EXERCISE: All of the data that follows needs to be printed again, exactly as it reads.

Stored data
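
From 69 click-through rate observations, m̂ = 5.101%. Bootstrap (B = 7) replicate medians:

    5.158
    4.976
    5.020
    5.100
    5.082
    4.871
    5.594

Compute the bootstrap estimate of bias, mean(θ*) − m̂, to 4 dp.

bias = +0.0134

mean(θ*) = (5.158 + 4.976 + 5.020 + 5.100 + 5.082 + 4.871 + 5.594) / 7 = 5.11443
bias = 5.11443 − 5.101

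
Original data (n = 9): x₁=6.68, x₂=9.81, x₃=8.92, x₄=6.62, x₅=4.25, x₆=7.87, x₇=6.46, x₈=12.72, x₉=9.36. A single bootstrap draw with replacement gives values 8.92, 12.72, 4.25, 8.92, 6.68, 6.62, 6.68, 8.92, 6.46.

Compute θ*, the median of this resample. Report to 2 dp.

Sorted: 4.25, 6.46, 6.62, 6.68, 6.68, 8.92, 8.92, 8.92, 12.72
Median = middle value = 6.68

θ* = 6.68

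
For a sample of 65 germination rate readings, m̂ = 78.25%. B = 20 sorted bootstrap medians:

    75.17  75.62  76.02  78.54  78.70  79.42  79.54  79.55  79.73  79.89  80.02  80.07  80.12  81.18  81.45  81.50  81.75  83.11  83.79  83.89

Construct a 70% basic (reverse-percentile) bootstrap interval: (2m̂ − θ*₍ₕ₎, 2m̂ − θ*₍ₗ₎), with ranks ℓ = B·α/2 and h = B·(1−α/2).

Percentile endpoints at ranks 3 and 17: θ*₍3₎ = 76.02, θ*₍17₎ = 81.75.
Basic interval reflects these around m̂:
  lower = 2 × 78.25 − 81.75 = 74.75
  upper = 2 × 78.25 − 76.02 = 80.48

(74.75, 80.48)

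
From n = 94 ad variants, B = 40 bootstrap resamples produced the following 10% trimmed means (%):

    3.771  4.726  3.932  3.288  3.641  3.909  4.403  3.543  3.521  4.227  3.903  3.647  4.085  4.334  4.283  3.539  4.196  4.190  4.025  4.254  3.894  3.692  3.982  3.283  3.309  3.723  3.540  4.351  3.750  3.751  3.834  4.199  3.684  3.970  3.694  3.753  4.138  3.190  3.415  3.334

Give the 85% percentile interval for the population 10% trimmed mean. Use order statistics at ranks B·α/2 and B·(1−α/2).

Sorted replicates: 3.190, 3.283, 3.288, 3.309, 3.334, 3.415, 3.521, 3.539, 3.540, 3.543, 3.641, 3.647, 3.684, 3.692, 3.694, 3.723, 3.750, 3.751, 3.753, 3.771, 3.834, 3.894, 3.903, 3.909, 3.932, 3.970, 3.982, 4.025, 4.085, 4.138, 4.190, 4.196, 4.199, 4.227, 4.254, 4.283, 4.334, 4.351, 4.403, 4.726
α = 0.15; lower rank = 40 × 0.075 = 3; upper rank = 40 × 0.925 = 37.
The 3rd smallest replicate is 3.288; the 37th is 4.334.

(3.288, 4.334)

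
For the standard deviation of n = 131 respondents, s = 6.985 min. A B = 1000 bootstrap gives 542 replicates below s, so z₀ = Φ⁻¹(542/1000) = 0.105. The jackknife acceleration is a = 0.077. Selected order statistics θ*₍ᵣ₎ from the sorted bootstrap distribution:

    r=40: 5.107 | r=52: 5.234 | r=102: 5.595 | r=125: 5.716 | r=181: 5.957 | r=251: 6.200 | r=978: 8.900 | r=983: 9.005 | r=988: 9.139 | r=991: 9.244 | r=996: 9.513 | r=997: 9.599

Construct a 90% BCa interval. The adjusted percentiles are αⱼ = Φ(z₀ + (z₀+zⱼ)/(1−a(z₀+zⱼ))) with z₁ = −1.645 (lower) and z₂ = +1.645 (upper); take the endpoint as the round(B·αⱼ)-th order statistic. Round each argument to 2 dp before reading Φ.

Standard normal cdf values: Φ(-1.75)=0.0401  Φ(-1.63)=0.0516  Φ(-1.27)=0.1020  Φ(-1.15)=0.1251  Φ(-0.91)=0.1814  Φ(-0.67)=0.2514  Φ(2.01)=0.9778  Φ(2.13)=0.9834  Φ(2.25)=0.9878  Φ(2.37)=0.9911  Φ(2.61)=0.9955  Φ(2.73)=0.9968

Lower: z₀ + z₁ = 0.105 + (-1.645) = -1.540; 1 − a(z₀+z₁) = 1 − (0.077)(-1.540) = 1.1186; argument = 0.105 + (-1.540)/1.1186 = -1.2717 → -1.27.
α₁ = Φ(-1.27) = 0.1020; rank = round(1000 × 0.1020) = 102; θ*₍102₎ = 5.595.
Upper: z₀ + z₂ = 1.750; 1 − a(z₀+z₂) = 0.8652; argument = 2.1275 → 2.13; α₂ = 0.9834; rank = 983; θ*₍983₎ = 9.005.

(5.595, 9.005)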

FINISHED TASK:
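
From 69 click-through rate observations, m̂ = 5.101%. Bootstrap (B = 7) replicate medians:

    5.158
    4.976
    5.020
    5.100
    5.082
    4.871
    5.594

Compute the bootstrap estimate of bias, mean(θ*) − m̂, to 4 dp.

bias = +0.0134

mean(θ*) = (5.158 + 4.976 + 5.020 + 5.100 + 5.082 + 4.871 + 5.594) / 7 = 5.11443
bias = 5.11443 − 5.101

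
Original data (n = 9): x₁=6.68, x₂=9.81, x₃=8.92, x₄=6.62, x₅=4.25, x₆=7.87, x₇=6.46, x₈=12.72, x₉=9.36. A single bootstrap draw with replacement gives values 8.92, 12.72, 4.25, 8.92, 6.68, 6.62, 6.68, 8.92, 6.46.

Compute θ*, the median of this resample. Report to 2 dp.

Sorted: 4.25, 6.46, 6.62, 6.68, 6.68, 8.92, 8.92, 8.92, 12.72
Median = middle value = 6.68

θ* = 6.68

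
For a sample of 65 germination rate readings, m̂ = 78.25%. B = 20 sorted bootstrap medians:

    75.17  75.62  76.02  78.54  78.70  79.42  79.54  79.55  79.73  79.89  80.02  80.07  80.12  81.18  81.45  81.50  81.75  83.11  83.79  83.89

Construct a 70% basic (reverse-percentile) bootstrap interval: (2m̂ − θ*₍ₕ₎, 2m̂ − θ*₍ₗ₎), with ranks ℓ = B·α/2 and h = B·(1−α/2).

Percentile endpoints at ranks 3 and 17: θ*₍3₎ = 76.02, θ*₍17₎ = 81.75.
Basic interval reflects these around m̂:
  lower = 2 × 78.25 − 81.75 = 74.75
  upper = 2 × 78.25 − 76.02 = 80.48

(74.75, 80.48)

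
From n = 94 ad variants, B = 40 bootstrap resamples produced the following 10% trimmed means (%):

    3.771  4.726  3.932  3.288  3.641  3.909  4.403  3.543  3.521  4.227  3.903  3.647  4.085  4.334  4.283  3.539  4.196  4.190  4.025  4.254  3.894  3.692  3.982  3.283  3.309  3.723  3.540  4.351  3.750  3.751  3.834  4.199  3.684  3.970  3.694  3.753  4.138  3.190  3.415  3.334

Give the 85% percentile interval for the population 10% trimmed mean. Use order statistics at ranks B·α/2 and B·(1−α/2).

Sorted replicates: 3.190, 3.283, 3.288, 3.309, 3.334, 3.415, 3.521, 3.539, 3.540, 3.543, 3.641, 3.647, 3.684, 3.692, 3.694, 3.723, 3.750, 3.751, 3.753, 3.771, 3.834, 3.894, 3.903, 3.909, 3.932, 3.970, 3.982, 4.025, 4.085, 4.138, 4.190, 4.196, 4.199, 4.227, 4.254, 4.283, 4.334, 4.351, 4.403, 4.726
α = 0.15; lower rank = 40 × 0.075 = 3; upper rank = 40 × 0.925 = 37.
The 3rd smallest replicate is 3.288; the 37th is 4.334.

(3.288, 4.334)

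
For the standard deviation of n = 131 respondents, s = 6.985 min. A B = 1000 bootstrap gives 542 replicates below s, so z₀ = Φ⁻¹(542/1000) = 0.105. The jackknife acceleration is a = 0.077. Selected order statistics θ*₍ᵣ₎ from the sorted bootstrap distribution:

    r=40: 5.107 | r=52: 5.234 | r=102: 5.595 | r=125: 5.716 | r=181: 5.957 | r=251: 6.200 | r=978: 8.900 | r=983: 9.005 | r=988: 9.139 | r=991: 9.244 | r=996: 9.513 | r=997: 9.599

Construct a 90% BCa interval. The adjusted percentiles are αⱼ = Φ(z₀ + (z₀+zⱼ)/(1−a(z₀+zⱼ))) with z₁ = −1.645 (lower) and z₂ = +1.645 (upper); take the endpoint as the round(B·αⱼ)-th order statistic. Round each argument to 2 dp before reading Φ.

Standard normal cdf values: Φ(-1.75)=0.0401  Φ(-1.63)=0.0516  Φ(-1.27)=0.1020  Φ(-1.15)=0.1251  Φ(-0.91)=0.1814  Φ(-0.67)=0.2514  Φ(2.01)=0.9778  Φ(2.13)=0.9834  Φ(2.25)=0.9878  Φ(2.37)=0.9911  Φ(2.61)=0.9955  Φ(2.73)=0.9968

Lower: z₀ + z₁ = 0.105 + (-1.645) = -1.540; 1 − a(z₀+z₁) = 1 − (0.077)(-1.540) = 1.1186; argument = 0.105 + (-1.540)/1.1186 = -1.2717 → -1.27.
α₁ = Φ(-1.27) = 0.1020; rank = round(1000 × 0.1020) = 102; θ*₍102₎ = 5.595.
Upper: z₀ + z₂ = 1.750; 1 − a(z₀+z₂) = 0.8652; argument = 2.1275 → 2.13; α₂ = 0.9834; rank = 983; θ*₍983₎ = 9.005.

(5.595, 9.005)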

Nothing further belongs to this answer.